*** Opening of MATERIAL FOR THIS TASK ***
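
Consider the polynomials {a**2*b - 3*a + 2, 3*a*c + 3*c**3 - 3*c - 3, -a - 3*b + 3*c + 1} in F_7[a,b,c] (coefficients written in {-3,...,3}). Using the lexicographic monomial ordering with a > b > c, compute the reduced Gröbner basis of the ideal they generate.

G = {a - c**8 - 3*c**7 + 2*c**6 + 2*c**5 + 3*c**4 + 2*c**2 + 1, b - 2*c**8 + c**7 - 3*c**6 - 3*c**5 - c**4 - 3*c**2 - c - 3, c**9 + 3*c**8 - 2*c**7 - 2*c**6 - 3*c**5 - c**3 - 2*c - 1}

f_1 = a**2*b - 3*a + 2, LT = a**2*b.
f_2 = 3*a*c + 3*c**3 - 3*c - 3, LT = a*c.
f_3 = -a - 3*b + 3*c + 1, LT = a.

S(f_1,f_2): lcm = a**2*b*c. S = -a*b*c**3 + a*b*c + a*b - 3*a*c + 2*c.
  reduce S modulo (f_1, f_2, f_3):
  remainder -3*b**2 + b*c**5 - 2*b*c**3 - b*c**2 - 3*b*c + 2*b + 3*c**3 - c - 3 ≠ 0; add g_4 = -3*b**2 + b*c**5 - 2*b*c**3 - b*c**2 - 3*b*c + 2*b + 3*c**3 - c - 3 to the basis.

S(f_1,f_3): lcm = a**2*b. S = -3*a*b**2 + 3*a*b*c + a*b - 3*a + 2.
  reduce S modulo (f_1, f_2, f_3, g_4):
  remainder b*c**10 + 3*b*c**8 - 2*b*c**7 + 2*b*c**6 - b*c**5 - 2*b*c**4 - 3*b*c**3 + 2*b*c**2 - 2*b*c - 3*b + 3*c**8 + c**5 - 2*c**4 + 2*c**2 + 2*c - 1 ≠ 0; add g_5 = b*c**10 + 3*b*c**8 - 2*b*c**7 + 2*b*c**6 - b*c**5 - 2*b*c**4 - 3*b*c**3 + 2*b*c**2 - 2*b*c - 3*b + 3*c**8 + c**5 - 2*c**4 + 2*c**2 + 2*c - 1 to the basis.

S(f_2,f_3): lcm = a*c. S = -3*b*c + c**3 + 3*c**2 - 1.
  reduce S modulo (f_1, f_2, f_3, g_4, g_5):
  remainder -3*b*c + c**3 + 3*c**2 - 1 ≠ 0; add g_6 = -3*b*c + c**3 + 3*c**2 - 1 to the basis.

S(f_1,g_5): lcm = a**2*b*c**10. S = -3*a**2*b*c**8 + 2*a**2*b*c**7 - 2*a**2*b*c**6 + a**2*b*c**5 + 2*a**2*b*c**4 + 3*a**2*b*c**3 - 2*a**2*b*c**2 + 2*a**2*b*c + 3*a**2*b - 3*a**2*c**8 - a**2*c**5 + 2*a**2*c**4 - 2*a**2*c**2 - 2*a**2*c + a**2 - 3*a*c**10 + 2*c**10.
  reduce S modulo (f_1, f_2, f_3, g_4, g_5, g_6):
  remainder 3*c**9 + 2*c**8 + c**7 + c**6 - 2*c**5 - 3*c**3 + c - 3 ≠ 0; add g_7 = 3*c**9 + 2*c**8 + c**7 + c**6 - 2*c**5 - 3*c**3 + c - 3 to the basis.

S(g_4,g_5): lcm = b**2*c**10. S = -3*b**2*c**8 + 2*b**2*c**7 - 2*b**2*c**6 + b**2*c**5 + 2*b**2*c**4 + 3*b**2*c**3 - 2*b**2*c**2 + 2*b**2*c + 3*b**2 + 2*b*c**15 + 3*b*c**13 - 2*b*c**12 + b*c**11 - 3*b*c**10 - 3*b*c**8 - b*c**5 + 2*b*c**4 - 2*b*c**2 - 2*b*c + b - c**13 - 2*c**11 + c**10.
  reduce S modulo (f_1, f_2, f_3, g_4, g_5, g_6, g_7):
  remainder b - 2*c**8 + c**7 - 3*c**6 - 3*c**5 - c**4 - 3*c**2 - c - 3 ≠ 0; add g_8 = b - 2*c**8 + c**7 - 3*c**6 - 3*c**5 - c**4 - 3*c**2 - c - 3 to the basis.

The other S-polynomials (S(f_1,g_4), S(f_2,g_4), S(f_3,g_4), S(f_2,g_5), S(f_3,g_5), S(f_1,g_6), S(f_2,g_6), S(f_3,g_6), S(g_4,g_6), S(g_5,g_6), S(f_1,g_7), S(f_2,g_7), S(f_3,g_7), S(g_4,g_7), S(g_5,g_7), S(g_6,g_7), S(f_1,g_8), S(f_2,g_8), S(f_3,g_8), S(g_4,g_8), S(g_5,g_8), S(g_6,g_8), S(g_7,g_8)) all reduce to 0 modulo the current basis, so we have a Gröbner basis.
Inter-reduce: drop elements whose leading term is divisible by another's, tail-reduce, and make monic.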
*** Close of MATERIAL FOR THIS TASK ***
◆ DIRECTIONS FOR THIS TASK
Every line that contains the string "modulo" should be copied from the entries.

◆ REPLY TO THE EXERCISE
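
  reduce S modulo (f_1, f_2, f_3):
  reduce S modulo (f_1, f_2, f_3, g_4):
  reduce S modulo (f_1, f_2, f_3, g_4, g_5):
  reduce S modulo (f_1, f_2, f_3, g_4, g_5, g_6):
  reduce S modulo (f_1, f_2, f_3, g_4, g_5, g_6, g_7):
The other S-polynomials (S(f_1,g_4), S(f_2,g_4), S(f_3,g_4), S(f_2,g_5), S(f_3,g_5), S(f_1,g_6), S(f_2,g_6), S(f_3,g_6), S(g_4,g_6), S(g_5,g_6), S(f_1,g_7), S(f_2,g_7), S(f_3,g_7), S(g_4,g_7), S(g_5,g_7), S(g_6,g_7), S(f_1,g_8), S(f_2,g_8), S(f_3,g_8), S(g_4,g_8), S(g_5,g_8), S(g_6,g_8), S(g_7,g_8)) all reduce to 0 modulo the current basis, so we have a Gröbner basis.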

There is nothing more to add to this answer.